- _Source material_
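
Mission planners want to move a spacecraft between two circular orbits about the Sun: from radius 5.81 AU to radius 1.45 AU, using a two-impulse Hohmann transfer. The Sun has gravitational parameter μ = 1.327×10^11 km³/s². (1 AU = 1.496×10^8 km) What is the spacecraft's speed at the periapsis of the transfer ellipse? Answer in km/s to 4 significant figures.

v = 31.29 km/s

In km: r₁ = 5.81 × 1.496×10^8 = 8.69176×10^8 km; r₂ = 1.45 × 1.496×10^8 = 2.1692×10^8 km.
Transfer-ellipse semi-major axis a_t = (r₁ + r₂)/2 = (8.69176×10^8 + 2.1692×10^8)/2 = 5.43048×10^8 km.
The periapsis of the transfer ellipse is at r = 2.1692×10^8 km.
Vis-viva: v = √[μ(2/r − 1/a_t)] = √[1.327×10^11 × (2/2.1692×10^8 − 1/5.43048×10^8)] = 31.29 km/s.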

- _Work to be completed_
Each entry must be retyped exactly as it was written above.

- _Task output_
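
Mission planners want to move a spacecraft between two circular orbits about the Sun: from radius 5.81 AU to radius 1.45 AU, using a two-impulse Hohmann transfer. The Sun has gravitational parameter μ = 1.327×10^11 km³/s². (1 AU = 1.496×10^8 km) What is the spacecraft's speed at the periapsis of the transfer ellipse? Answer in km/s to 4 significant figures.

v = 31.29 km/s

In km: r₁ = 5.81 × 1.496×10^8 = 8.69176×10^8 km; r₂ = 1.45 × 1.496×10^8 = 2.1692×10^8 km.
Transfer-ellipse semi-major axis a_t = (r₁ + r₂)/2 = (8.69176×10^8 + 2.1692×10^8)/2 = 5.43048×10^8 km.
The periapsis of the transfer ellipse is at r = 2.1692×10^8 km.
Vis-viva: v = √[μ(2/r − 1/a_t)] = √[1.327×10^11 × (2/2.1692×10^8 − 1/5.43048×10^8)] = 31.29 km/s.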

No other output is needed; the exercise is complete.